→ Dataset content

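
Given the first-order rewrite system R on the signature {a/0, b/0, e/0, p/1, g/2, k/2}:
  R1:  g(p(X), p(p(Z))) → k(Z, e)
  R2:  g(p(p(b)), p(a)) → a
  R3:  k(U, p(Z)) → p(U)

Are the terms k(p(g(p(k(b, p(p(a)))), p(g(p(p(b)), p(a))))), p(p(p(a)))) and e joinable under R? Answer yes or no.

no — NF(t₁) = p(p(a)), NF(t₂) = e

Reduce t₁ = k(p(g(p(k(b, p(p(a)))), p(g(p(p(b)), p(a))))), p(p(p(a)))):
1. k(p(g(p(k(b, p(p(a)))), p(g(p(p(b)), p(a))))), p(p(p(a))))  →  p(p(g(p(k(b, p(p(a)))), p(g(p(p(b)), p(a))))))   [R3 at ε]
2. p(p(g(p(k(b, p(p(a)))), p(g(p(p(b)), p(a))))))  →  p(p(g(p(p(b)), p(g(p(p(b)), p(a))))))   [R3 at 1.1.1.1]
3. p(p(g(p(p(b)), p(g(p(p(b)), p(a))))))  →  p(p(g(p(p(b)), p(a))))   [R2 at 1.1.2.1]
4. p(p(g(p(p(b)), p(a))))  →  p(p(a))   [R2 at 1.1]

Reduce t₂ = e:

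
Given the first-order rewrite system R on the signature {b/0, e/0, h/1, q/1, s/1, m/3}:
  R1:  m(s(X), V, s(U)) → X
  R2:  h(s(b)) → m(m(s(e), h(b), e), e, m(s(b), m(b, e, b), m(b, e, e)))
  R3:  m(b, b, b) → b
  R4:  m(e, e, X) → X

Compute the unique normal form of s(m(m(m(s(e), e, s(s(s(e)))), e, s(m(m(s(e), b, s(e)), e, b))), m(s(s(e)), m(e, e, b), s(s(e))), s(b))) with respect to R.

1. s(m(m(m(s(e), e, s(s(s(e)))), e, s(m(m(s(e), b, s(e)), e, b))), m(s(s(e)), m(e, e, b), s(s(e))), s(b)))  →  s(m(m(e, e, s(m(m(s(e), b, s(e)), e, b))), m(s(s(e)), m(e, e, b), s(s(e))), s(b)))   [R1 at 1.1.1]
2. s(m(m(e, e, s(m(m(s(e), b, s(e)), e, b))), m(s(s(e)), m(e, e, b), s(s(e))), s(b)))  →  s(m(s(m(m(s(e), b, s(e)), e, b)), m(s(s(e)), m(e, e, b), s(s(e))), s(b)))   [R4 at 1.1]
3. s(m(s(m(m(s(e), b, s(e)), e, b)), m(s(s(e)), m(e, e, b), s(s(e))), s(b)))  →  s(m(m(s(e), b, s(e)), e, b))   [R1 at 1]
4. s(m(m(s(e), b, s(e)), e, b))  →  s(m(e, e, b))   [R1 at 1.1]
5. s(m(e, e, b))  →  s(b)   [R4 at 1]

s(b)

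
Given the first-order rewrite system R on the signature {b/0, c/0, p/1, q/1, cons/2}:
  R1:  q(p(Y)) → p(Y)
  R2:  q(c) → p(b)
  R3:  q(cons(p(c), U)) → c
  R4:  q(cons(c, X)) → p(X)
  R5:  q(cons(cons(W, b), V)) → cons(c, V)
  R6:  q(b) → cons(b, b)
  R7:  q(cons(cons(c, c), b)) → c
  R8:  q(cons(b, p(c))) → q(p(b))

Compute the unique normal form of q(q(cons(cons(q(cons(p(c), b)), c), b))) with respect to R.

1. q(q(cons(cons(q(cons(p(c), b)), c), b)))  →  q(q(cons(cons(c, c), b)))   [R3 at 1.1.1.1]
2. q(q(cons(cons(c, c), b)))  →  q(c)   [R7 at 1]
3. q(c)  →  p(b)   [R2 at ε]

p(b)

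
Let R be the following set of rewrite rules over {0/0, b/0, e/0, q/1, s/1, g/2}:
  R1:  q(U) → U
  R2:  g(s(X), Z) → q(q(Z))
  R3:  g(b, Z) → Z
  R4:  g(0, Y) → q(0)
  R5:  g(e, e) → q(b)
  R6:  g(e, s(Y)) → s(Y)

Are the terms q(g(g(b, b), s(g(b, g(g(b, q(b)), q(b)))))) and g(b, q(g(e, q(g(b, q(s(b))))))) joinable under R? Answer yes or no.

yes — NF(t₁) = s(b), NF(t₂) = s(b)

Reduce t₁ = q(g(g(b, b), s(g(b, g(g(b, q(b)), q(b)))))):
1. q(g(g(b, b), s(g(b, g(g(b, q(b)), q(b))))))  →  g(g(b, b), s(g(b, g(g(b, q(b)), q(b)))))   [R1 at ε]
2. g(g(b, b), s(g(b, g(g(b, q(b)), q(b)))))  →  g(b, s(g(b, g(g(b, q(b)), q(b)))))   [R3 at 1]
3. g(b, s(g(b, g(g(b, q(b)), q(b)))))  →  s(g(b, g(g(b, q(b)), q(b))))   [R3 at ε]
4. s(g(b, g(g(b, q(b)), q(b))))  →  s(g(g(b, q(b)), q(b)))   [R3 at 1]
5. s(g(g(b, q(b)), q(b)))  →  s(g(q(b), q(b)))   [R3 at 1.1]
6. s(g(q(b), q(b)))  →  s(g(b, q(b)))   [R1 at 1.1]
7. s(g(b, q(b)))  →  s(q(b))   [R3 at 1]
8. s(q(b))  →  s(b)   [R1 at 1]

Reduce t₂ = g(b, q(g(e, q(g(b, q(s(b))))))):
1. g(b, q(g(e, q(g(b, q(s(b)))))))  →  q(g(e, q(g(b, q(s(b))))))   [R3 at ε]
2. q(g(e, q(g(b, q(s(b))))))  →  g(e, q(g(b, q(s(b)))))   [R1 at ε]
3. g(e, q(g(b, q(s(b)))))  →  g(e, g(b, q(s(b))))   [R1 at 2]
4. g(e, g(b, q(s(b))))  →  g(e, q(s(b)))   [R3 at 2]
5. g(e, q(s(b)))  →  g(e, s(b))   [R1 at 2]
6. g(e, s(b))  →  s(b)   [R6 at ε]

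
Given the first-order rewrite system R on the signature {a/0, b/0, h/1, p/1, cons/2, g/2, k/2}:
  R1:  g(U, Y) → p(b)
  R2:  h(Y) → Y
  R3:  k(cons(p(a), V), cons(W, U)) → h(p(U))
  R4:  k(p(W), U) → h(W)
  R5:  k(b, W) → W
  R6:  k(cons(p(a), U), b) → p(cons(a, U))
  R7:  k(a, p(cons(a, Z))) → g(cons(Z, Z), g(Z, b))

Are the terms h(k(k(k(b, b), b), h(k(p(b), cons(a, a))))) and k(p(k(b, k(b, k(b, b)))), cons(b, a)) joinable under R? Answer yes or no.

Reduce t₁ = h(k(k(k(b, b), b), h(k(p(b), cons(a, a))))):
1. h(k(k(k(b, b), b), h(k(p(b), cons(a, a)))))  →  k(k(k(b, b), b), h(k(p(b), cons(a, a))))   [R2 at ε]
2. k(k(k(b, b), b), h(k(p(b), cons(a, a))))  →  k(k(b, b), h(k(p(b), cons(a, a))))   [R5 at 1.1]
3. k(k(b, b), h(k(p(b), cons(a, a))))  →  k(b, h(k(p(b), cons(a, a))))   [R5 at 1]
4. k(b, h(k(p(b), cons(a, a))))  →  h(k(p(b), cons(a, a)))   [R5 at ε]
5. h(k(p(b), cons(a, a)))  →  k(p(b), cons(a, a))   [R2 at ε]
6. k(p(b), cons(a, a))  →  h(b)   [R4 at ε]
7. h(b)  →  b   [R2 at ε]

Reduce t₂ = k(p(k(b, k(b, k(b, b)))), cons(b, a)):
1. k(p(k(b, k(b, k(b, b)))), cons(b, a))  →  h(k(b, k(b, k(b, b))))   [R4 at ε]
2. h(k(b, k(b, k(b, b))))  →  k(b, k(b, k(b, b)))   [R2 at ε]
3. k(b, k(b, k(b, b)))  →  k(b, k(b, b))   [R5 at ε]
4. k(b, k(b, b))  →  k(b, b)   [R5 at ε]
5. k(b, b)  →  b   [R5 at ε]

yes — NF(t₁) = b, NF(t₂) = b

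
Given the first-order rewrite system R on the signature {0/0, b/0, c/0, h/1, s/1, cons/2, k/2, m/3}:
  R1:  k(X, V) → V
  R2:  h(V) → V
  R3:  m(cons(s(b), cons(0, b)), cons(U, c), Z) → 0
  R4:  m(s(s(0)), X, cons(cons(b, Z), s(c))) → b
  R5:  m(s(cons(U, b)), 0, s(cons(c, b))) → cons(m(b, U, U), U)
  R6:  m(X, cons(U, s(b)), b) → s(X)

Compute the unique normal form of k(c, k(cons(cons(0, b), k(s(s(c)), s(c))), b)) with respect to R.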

→ Task directions
Set down precisely the lines above between the line holding "e joinable under R? Answer yes or no." and the line holding "m(e, e, X) → X", inclusive, and nothing beyond them.

→ Task output
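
Are the terms k(p(g(p(k(b, p(p(a)))), p(g(p(p(b)), p(a))))), p(p(p(a)))) and e joinable under R? Answer yes or no.

no — NF(t₁) = p(p(a)), NF(t₂) = e

Reduce t₁ = k(p(g(p(k(b, p(p(a)))), p(g(p(p(b)), p(a))))), p(p(p(a)))):
1. k(p(g(p(k(b, p(p(a)))), p(g(p(p(b)), p(a))))), p(p(p(a))))  →  p(p(g(p(k(b, p(p(a)))), p(g(p(p(b)), p(a))))))   [R3 at ε]
2. p(p(g(p(k(b, p(p(a)))), p(g(p(p(b)), p(a))))))  →  p(p(g(p(p(b)), p(g(p(p(b)), p(a))))))   [R3 at 1.1.1.1]
3. p(p(g(p(p(b)), p(g(p(p(b)), p(a))))))  →  p(p(g(p(p(b)), p(a))))   [R2 at 1.1.2.1]
4. p(p(g(p(p(b)), p(a))))  →  p(p(a))   [R2 at 1.1]

Reduce t₂ = e:

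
Given the first-order rewrite system R on the signature {b/0, e/0, h/1, q/1, s/1, m/3}:
  R1:  m(s(X), V, s(U)) → X
  R2:  h(s(b)) → m(m(s(e), h(b), e), e, m(s(b), m(b, e, b), m(b, e, e)))
  R3:  m(b, b, b) → b
  R4:  m(e, e, X) → X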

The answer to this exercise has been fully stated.